> Task details
Reproduce the lines from the one holding "Find the acquirer's" to the end of the entries. Include both ends and change nothing.

----- Data listing -----

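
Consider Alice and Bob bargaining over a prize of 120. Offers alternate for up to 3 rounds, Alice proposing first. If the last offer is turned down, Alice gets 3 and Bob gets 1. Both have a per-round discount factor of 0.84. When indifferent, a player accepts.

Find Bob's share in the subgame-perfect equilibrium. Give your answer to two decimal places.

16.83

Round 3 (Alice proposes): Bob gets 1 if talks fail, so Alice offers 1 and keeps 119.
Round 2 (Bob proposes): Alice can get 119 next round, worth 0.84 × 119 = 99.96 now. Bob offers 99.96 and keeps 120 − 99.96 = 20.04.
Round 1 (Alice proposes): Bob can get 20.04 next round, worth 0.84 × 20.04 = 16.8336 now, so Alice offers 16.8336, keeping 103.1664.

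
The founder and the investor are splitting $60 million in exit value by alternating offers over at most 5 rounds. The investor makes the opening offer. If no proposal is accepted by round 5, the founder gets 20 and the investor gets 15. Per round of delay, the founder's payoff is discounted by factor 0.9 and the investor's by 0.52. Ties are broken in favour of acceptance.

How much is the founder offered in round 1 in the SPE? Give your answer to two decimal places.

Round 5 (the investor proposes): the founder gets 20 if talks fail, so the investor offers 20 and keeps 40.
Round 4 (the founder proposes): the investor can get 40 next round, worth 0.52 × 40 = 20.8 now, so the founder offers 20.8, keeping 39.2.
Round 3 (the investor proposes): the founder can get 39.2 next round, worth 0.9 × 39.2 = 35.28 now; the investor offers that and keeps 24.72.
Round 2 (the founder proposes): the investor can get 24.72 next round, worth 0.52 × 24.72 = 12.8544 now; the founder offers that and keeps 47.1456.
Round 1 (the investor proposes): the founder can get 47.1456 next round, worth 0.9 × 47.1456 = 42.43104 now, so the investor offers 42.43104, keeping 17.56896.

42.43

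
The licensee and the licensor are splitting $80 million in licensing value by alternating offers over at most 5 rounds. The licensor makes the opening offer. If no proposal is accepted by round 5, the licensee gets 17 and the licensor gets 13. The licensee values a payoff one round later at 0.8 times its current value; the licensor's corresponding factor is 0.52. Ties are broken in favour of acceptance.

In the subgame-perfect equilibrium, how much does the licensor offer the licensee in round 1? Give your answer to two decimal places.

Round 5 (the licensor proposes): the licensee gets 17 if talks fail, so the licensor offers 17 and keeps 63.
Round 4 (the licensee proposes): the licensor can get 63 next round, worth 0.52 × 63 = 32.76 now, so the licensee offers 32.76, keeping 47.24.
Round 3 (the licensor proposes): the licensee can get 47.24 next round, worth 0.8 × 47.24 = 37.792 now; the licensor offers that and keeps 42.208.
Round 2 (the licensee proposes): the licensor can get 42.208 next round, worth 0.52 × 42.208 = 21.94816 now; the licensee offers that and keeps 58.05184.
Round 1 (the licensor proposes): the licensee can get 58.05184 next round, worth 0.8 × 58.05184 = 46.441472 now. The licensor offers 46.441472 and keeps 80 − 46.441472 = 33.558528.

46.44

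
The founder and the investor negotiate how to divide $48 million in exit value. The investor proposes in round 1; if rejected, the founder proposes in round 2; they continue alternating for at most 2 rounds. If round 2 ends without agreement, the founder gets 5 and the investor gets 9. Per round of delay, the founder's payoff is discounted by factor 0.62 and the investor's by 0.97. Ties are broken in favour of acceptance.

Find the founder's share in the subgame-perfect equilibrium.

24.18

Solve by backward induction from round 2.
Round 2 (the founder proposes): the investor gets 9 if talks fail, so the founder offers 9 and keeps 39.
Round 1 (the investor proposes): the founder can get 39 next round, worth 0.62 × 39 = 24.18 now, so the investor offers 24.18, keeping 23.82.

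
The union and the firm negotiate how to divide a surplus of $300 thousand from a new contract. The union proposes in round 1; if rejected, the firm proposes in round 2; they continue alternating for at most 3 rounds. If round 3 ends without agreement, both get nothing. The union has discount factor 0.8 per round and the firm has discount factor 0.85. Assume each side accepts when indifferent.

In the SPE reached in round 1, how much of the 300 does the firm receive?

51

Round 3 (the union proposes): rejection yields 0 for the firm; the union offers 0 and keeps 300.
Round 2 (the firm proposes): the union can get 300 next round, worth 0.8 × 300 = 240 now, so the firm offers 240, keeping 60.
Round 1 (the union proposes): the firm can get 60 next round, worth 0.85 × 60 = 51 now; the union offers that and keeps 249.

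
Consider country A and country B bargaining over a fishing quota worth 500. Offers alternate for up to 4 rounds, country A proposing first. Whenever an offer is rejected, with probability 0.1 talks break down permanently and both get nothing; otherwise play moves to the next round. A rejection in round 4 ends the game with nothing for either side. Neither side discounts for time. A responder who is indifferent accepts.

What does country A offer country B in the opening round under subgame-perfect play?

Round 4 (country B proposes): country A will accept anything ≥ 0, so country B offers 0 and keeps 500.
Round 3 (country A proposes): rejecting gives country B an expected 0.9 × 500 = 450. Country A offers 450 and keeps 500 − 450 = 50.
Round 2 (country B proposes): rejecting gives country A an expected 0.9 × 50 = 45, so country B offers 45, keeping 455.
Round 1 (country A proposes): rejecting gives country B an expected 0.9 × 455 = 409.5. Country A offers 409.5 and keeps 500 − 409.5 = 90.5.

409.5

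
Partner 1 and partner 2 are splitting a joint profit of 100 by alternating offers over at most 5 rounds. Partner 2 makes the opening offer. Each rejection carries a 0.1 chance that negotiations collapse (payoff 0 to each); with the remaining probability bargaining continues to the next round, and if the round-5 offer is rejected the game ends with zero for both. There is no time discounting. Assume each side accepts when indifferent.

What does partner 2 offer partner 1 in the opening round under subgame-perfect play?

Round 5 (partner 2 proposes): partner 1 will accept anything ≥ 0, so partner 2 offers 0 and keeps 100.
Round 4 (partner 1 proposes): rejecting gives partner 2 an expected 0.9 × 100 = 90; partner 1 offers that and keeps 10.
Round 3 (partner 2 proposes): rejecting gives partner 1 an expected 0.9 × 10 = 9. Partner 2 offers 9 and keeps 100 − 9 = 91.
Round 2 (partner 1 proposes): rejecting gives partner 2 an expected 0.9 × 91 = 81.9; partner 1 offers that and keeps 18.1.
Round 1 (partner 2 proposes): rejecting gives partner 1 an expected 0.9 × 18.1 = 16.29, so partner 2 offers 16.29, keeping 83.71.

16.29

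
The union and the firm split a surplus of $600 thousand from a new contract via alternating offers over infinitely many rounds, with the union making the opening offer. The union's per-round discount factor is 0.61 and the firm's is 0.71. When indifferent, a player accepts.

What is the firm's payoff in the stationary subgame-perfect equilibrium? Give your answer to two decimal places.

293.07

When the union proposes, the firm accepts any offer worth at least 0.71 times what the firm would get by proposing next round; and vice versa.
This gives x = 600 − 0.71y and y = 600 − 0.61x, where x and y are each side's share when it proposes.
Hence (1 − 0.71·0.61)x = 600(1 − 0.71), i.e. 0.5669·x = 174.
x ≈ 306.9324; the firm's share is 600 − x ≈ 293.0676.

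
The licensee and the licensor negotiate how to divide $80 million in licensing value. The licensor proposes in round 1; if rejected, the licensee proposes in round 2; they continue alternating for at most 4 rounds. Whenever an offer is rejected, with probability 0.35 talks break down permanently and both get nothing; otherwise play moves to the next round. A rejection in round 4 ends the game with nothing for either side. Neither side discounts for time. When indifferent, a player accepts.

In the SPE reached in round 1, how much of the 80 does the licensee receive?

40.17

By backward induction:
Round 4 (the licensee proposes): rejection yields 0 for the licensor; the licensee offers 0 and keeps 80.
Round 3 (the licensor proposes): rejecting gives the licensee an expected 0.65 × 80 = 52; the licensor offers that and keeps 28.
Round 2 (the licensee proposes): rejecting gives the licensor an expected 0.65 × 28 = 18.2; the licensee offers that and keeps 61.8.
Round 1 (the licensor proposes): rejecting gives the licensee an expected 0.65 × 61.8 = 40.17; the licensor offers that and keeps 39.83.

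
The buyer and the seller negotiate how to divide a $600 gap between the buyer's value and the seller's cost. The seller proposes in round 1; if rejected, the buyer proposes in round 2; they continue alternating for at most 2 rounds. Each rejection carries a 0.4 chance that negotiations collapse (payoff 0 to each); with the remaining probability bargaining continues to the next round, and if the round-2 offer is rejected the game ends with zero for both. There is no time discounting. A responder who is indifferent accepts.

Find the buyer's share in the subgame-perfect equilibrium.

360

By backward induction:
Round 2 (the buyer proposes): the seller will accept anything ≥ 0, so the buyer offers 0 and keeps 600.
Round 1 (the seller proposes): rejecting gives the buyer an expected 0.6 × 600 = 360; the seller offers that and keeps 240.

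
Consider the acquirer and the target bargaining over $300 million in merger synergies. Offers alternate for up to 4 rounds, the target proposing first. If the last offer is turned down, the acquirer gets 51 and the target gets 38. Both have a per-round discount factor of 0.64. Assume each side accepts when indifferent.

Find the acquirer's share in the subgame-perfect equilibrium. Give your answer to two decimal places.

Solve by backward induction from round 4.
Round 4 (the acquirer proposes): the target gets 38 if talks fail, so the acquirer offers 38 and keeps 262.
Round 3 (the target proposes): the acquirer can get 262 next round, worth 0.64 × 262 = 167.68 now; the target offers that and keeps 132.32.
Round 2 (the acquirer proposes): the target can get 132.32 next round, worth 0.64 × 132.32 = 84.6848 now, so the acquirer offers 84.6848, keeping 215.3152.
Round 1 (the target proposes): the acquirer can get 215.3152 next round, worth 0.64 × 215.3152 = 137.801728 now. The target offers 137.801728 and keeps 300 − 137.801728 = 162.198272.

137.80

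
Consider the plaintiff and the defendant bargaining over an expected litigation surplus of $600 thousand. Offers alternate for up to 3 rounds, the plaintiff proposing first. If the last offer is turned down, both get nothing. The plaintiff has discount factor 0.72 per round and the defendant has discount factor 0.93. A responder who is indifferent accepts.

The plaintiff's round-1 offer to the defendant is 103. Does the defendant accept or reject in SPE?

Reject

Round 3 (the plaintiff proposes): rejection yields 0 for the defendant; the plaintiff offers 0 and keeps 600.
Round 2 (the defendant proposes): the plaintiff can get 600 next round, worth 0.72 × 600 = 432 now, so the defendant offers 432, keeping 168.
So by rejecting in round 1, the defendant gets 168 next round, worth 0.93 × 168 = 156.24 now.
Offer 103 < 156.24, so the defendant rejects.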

-----

> Your solution
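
Find the acquirer's share in the subgame-perfect equilibrium. Give your answer to two decimal places.

Solve by backward induction from round 4.
Round 4 (the acquirer proposes): the target gets 38 if talks fail, so the acquirer offers 38 and keeps 262.
Round 3 (the target proposes): the acquirer can get 262 next round, worth 0.64 × 262 = 167.68 now; the target offers that and keeps 132.32.
Round 2 (the acquirer proposes): the target can get 132.32 next round, worth 0.64 × 132.32 = 84.6848 now, so the acquirer offers 84.6848, keeping 215.3152.
Round 1 (the target proposes): the acquirer can get 215.3152 next round, worth 0.64 × 215.3152 = 137.801728 now. The target offers 137.801728 and keeps 300 − 137.801728 = 162.198272.

137.80

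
Consider the plaintiff and the defendant bargaining over an expected litigation surplus of $600 thousand. Offers alternate for up to 3 rounds, the plaintiff proposing first. If the last offer is turned down, both get nothing. The plaintiff has discount factor 0.72 per round and the defendant has discount factor 0.93. A responder who is indifferent accepts.

The plaintiff's round-1 offer to the defendant is 103. Does the defendant accept or reject in SPE?

Reject

Round 3 (the plaintiff proposes): rejection yields 0 for the defendant; the plaintiff offers 0 and keeps 600.
Round 2 (the defendant proposes): the plaintiff can get 600 next round, worth 0.72 × 600 = 432 now, so the defendant offers 432, keeping 168.
So by rejecting in round 1, the defendant gets 168 next round, worth 0.93 × 168 = 156.24 now.
Offer 103 < 156.24, so the defendant rejects.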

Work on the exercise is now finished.